Data for this exercise »
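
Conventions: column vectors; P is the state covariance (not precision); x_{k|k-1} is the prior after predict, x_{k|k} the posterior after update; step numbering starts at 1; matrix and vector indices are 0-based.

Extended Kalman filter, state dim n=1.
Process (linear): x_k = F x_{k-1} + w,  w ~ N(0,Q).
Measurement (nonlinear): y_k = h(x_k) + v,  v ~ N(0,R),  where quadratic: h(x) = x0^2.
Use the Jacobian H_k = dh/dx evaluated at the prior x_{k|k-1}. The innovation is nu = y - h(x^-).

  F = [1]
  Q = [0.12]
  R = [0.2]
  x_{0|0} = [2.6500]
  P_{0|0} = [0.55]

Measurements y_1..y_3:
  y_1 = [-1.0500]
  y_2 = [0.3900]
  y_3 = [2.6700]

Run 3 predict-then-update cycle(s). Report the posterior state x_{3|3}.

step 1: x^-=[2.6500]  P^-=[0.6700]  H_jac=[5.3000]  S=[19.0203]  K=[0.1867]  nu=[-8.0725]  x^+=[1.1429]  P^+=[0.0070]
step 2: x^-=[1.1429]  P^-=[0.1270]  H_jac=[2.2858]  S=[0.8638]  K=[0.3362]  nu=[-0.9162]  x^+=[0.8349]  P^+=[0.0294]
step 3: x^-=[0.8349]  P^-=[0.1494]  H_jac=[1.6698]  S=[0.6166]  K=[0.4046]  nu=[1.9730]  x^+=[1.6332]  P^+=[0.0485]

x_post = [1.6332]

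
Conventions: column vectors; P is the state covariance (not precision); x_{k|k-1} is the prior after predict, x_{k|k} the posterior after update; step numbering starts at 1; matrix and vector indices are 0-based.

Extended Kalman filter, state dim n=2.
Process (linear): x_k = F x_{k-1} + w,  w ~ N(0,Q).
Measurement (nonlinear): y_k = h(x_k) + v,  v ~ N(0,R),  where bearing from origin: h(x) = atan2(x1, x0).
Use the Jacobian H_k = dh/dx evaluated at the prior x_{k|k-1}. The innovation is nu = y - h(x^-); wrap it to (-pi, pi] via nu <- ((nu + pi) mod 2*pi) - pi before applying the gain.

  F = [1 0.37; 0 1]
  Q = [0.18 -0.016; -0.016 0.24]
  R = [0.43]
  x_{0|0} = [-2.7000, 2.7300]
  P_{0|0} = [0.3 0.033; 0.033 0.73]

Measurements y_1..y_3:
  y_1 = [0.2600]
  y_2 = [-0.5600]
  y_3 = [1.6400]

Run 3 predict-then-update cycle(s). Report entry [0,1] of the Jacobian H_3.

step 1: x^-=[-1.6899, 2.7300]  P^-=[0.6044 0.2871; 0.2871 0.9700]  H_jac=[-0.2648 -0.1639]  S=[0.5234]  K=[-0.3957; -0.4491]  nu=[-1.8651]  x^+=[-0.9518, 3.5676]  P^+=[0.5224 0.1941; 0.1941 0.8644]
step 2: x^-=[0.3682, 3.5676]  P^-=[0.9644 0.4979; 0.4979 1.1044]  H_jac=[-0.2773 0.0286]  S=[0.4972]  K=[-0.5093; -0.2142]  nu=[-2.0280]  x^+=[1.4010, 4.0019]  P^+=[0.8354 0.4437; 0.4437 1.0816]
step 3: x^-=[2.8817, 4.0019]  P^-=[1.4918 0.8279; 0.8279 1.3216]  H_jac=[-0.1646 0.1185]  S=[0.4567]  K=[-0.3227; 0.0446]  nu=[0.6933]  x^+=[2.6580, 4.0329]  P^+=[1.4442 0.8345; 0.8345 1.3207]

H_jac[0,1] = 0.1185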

Task requirements »
Please tally the lines above that include the word "Extended" and answer with the number by itself.

Response »
2